** INPUT follows **

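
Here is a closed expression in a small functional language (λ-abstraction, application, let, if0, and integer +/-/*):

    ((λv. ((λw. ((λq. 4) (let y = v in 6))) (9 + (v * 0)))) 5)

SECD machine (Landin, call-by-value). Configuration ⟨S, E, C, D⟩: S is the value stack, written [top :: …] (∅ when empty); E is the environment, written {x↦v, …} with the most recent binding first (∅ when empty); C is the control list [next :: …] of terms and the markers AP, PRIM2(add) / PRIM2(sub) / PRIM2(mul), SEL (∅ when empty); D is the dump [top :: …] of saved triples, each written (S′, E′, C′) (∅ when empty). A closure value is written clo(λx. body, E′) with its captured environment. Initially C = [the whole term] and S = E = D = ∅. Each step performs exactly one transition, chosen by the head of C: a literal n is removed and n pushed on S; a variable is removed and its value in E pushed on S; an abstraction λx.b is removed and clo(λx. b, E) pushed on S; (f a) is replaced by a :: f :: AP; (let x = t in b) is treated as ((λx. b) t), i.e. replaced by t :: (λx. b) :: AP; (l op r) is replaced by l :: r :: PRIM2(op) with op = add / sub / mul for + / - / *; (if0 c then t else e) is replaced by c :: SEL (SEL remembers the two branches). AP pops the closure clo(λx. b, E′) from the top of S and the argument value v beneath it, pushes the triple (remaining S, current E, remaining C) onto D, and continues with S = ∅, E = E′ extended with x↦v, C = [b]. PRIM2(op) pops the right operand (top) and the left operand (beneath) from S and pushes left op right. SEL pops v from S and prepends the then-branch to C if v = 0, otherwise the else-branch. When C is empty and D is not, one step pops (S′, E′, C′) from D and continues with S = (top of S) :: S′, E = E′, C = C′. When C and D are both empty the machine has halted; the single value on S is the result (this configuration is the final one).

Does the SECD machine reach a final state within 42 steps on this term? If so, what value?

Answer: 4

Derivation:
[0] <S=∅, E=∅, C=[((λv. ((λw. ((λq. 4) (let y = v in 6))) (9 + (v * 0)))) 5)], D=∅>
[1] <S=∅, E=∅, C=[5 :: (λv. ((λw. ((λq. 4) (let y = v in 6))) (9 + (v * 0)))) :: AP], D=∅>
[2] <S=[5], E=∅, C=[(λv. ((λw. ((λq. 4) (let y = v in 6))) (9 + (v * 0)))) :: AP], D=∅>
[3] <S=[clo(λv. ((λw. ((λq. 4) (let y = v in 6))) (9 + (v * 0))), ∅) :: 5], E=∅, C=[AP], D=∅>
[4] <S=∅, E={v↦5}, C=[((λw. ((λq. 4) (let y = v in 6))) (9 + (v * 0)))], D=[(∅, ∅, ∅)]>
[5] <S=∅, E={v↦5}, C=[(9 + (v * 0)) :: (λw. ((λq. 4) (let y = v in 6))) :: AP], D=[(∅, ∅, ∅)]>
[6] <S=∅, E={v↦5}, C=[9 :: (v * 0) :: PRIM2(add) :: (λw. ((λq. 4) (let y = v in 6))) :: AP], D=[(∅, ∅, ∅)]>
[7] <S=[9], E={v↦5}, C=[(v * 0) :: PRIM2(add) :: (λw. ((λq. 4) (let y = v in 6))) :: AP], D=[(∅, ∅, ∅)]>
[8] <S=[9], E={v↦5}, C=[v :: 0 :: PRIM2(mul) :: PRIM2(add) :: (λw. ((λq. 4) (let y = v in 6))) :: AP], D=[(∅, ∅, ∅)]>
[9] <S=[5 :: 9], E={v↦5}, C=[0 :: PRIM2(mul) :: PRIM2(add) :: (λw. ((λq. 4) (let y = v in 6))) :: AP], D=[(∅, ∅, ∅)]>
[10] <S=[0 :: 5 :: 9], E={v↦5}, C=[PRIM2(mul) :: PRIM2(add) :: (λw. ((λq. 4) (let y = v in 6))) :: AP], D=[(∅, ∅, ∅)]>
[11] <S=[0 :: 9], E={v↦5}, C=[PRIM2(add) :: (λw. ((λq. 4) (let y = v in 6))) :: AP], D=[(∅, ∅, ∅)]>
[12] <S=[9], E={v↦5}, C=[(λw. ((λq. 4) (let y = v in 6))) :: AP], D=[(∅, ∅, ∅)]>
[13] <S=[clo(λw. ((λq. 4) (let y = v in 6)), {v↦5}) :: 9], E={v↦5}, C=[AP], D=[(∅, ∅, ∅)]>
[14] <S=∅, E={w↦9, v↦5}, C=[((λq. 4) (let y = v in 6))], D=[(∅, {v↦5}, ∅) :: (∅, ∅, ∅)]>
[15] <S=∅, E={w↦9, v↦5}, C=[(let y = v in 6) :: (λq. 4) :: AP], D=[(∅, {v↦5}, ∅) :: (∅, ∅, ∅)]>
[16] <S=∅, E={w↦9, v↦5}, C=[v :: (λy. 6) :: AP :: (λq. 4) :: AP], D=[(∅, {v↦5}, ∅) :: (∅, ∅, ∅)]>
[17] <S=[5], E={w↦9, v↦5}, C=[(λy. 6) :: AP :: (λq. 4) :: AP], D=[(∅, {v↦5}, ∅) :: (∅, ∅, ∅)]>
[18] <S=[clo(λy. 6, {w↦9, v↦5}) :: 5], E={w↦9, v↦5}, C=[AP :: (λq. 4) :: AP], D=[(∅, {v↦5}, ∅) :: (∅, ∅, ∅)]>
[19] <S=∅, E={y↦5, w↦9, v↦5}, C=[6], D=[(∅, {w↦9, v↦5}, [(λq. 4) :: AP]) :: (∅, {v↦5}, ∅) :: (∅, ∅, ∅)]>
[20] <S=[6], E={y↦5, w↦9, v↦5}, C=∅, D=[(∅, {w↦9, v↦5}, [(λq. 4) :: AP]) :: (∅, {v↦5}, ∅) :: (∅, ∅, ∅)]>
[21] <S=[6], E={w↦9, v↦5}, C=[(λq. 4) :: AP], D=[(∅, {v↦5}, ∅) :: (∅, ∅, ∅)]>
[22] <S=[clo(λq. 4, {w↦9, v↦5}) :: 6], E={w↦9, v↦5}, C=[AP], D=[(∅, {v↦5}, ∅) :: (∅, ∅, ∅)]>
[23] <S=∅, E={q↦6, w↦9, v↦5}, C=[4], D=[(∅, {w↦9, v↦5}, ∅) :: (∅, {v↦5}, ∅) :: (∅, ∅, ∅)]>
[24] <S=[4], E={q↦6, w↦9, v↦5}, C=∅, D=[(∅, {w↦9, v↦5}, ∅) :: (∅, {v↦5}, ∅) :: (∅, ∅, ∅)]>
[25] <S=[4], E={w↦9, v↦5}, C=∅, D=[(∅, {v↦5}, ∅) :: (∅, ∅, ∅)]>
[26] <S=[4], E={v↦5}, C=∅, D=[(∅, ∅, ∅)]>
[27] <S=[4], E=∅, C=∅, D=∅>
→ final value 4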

** End of INPUT **

*WORK TASK*:
Transcribe the records exactly as given.

*SOLVED PROBLEM*:
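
Here is a closed expression in a small functional language (λ-abstraction, application, let, if0, and integer +/-/*):

    ((λv. ((λw. ((λq. 4) (let y = v in 6))) (9 + (v * 0)))) 5)

SECD machine (Landin, call-by-value). Configuration ⟨S, E, C, D⟩: S is the value stack, written [top :: …] (∅ when empty); E is the environment, written {x↦v, …} with the most recent binding first (∅ when empty); C is the control list [next :: …] of terms and the markers AP, PRIM2(add) / PRIM2(sub) / PRIM2(mul), SEL (∅ when empty); D is the dump [top :: …] of saved triples, each written (S′, E′, C′) (∅ when empty). A closure value is written clo(λx. body, E′) with its captured environment. Initially C = [the whole term] and S = E = D = ∅. Each step performs exactly one transition, chosen by the head of C: a literal n is removed and n pushed on S; a variable is removed and its value in E pushed on S; an abstraction λx.b is removed and clo(λx. b, E) pushed on S; (f a) is replaced by a :: f :: AP; (let x = t in b) is treated as ((λx. b) t), i.e. replaced by t :: (λx. b) :: AP; (l op r) is replaced by l :: r :: PRIM2(op) with op = add / sub / mul for + / - / *; (if0 c then t else e) is replaced by c :: SEL (SEL remembers the two branches). AP pops the closure clo(λx. b, E′) from the top of S and the argument value v beneath it, pushes the triple (remaining S, current E, remaining C) onto D, and continues with S = ∅, E = E′ extended with x↦v, C = [b]. PRIM2(op) pops the right operand (top) and the left operand (beneath) from S and pushes left op right. SEL pops v from S and prepends the then-branch to C if v = 0, otherwise the else-branch. When C is empty and D is not, one step pops (S′, E′, C′) from D and continues with S = (top of S) :: S′, E = E′, C = C′. When C and D are both empty the machine has halted; the single value on S is the result (this configuration is the final one).

Does the SECD machine reach a final state within 42 steps on this term? If so, what value?

Answer: 4

Derivation:
[0] <S=∅, E=∅, C=[((λv. ((λw. ((λq. 4) (let y = v in 6))) (9 + (v * 0)))) 5)], D=∅>
[1] <S=∅, E=∅, C=[5 :: (λv. ((λw. ((λq. 4) (let y = v in 6))) (9 + (v * 0)))) :: AP], D=∅>
[2] <S=[5], E=∅, C=[(λv. ((λw. ((λq. 4) (let y = v in 6))) (9 + (v * 0)))) :: AP], D=∅>
[3] <S=[clo(λv. ((λw. ((λq. 4) (let y = v in 6))) (9 + (v * 0))), ∅) :: 5], E=∅, C=[AP], D=∅>
[4] <S=∅, E={v↦5}, C=[((λw. ((λq. 4) (let y = v in 6))) (9 + (v * 0)))], D=[(∅, ∅, ∅)]>
[5] <S=∅, E={v↦5}, C=[(9 + (v * 0)) :: (λw. ((λq. 4) (let y = v in 6))) :: AP], D=[(∅, ∅, ∅)]>
[6] <S=∅, E={v↦5}, C=[9 :: (v * 0) :: PRIM2(add) :: (λw. ((λq. 4) (let y = v in 6))) :: AP], D=[(∅, ∅, ∅)]>
[7] <S=[9], E={v↦5}, C=[(v * 0) :: PRIM2(add) :: (λw. ((λq. 4) (let y = v in 6))) :: AP], D=[(∅, ∅, ∅)]>
[8] <S=[9], E={v↦5}, C=[v :: 0 :: PRIM2(mul) :: PRIM2(add) :: (λw. ((λq. 4) (let y = v in 6))) :: AP], D=[(∅, ∅, ∅)]>
[9] <S=[5 :: 9], E={v↦5}, C=[0 :: PRIM2(mul) :: PRIM2(add) :: (λw. ((λq. 4) (let y = v in 6))) :: AP], D=[(∅, ∅, ∅)]>
[10] <S=[0 :: 5 :: 9], E={v↦5}, C=[PRIM2(mul) :: PRIM2(add) :: (λw. ((λq. 4) (let y = v in 6))) :: AP], D=[(∅, ∅, ∅)]>
[11] <S=[0 :: 9], E={v↦5}, C=[PRIM2(add) :: (λw. ((λq. 4) (let y = v in 6))) :: AP], D=[(∅, ∅, ∅)]>
[12] <S=[9], E={v↦5}, C=[(λw. ((λq. 4) (let y = v in 6))) :: AP], D=[(∅, ∅, ∅)]>
[13] <S=[clo(λw. ((λq. 4) (let y = v in 6)), {v↦5}) :: 9], E={v↦5}, C=[AP], D=[(∅, ∅, ∅)]>
[14] <S=∅, E={w↦9, v↦5}, C=[((λq. 4) (let y = v in 6))], D=[(∅, {v↦5}, ∅) :: (∅, ∅, ∅)]>
[15] <S=∅, E={w↦9, v↦5}, C=[(let y = v in 6) :: (λq. 4) :: AP], D=[(∅, {v↦5}, ∅) :: (∅, ∅, ∅)]>
[16] <S=∅, E={w↦9, v↦5}, C=[v :: (λy. 6) :: AP :: (λq. 4) :: AP], D=[(∅, {v↦5}, ∅) :: (∅, ∅, ∅)]>
[17] <S=[5], E={w↦9, v↦5}, C=[(λy. 6) :: AP :: (λq. 4) :: AP], D=[(∅, {v↦5}, ∅) :: (∅, ∅, ∅)]>
[18] <S=[clo(λy. 6, {w↦9, v↦5}) :: 5], E={w↦9, v↦5}, C=[AP :: (λq. 4) :: AP], D=[(∅, {v↦5}, ∅) :: (∅, ∅, ∅)]>
[19] <S=∅, E={y↦5, w↦9, v↦5}, C=[6], D=[(∅, {w↦9, v↦5}, [(λq. 4) :: AP]) :: (∅, {v↦5}, ∅) :: (∅, ∅, ∅)]>
[20] <S=[6], E={y↦5, w↦9, v↦5}, C=∅, D=[(∅, {w↦9, v↦5}, [(λq. 4) :: AP]) :: (∅, {v↦5}, ∅) :: (∅, ∅, ∅)]>
[21] <S=[6], E={w↦9, v↦5}, C=[(λq. 4) :: AP], D=[(∅, {v↦5}, ∅) :: (∅, ∅, ∅)]>
[22] <S=[clo(λq. 4, {w↦9, v↦5}) :: 6], E={w↦9, v↦5}, C=[AP], D=[(∅, {v↦5}, ∅) :: (∅, ∅, ∅)]>
[23] <S=∅, E={q↦6, w↦9, v↦5}, C=[4], D=[(∅, {w↦9, v↦5}, ∅) :: (∅, {v↦5}, ∅) :: (∅, ∅, ∅)]>
[24] <S=[4], E={q↦6, w↦9, v↦5}, C=∅, D=[(∅, {w↦9, v↦5}, ∅) :: (∅, {v↦5}, ∅) :: (∅, ∅, ∅)]>
[25] <S=[4], E={w↦9, v↦5}, C=∅, D=[(∅, {v↦5}, ∅) :: (∅, ∅, ∅)]>
[26] <S=[4], E={v↦5}, C=∅, D=[(∅, ∅, ∅)]>
[27] <S=[4], E=∅, C=∅, D=∅>
→ final value 4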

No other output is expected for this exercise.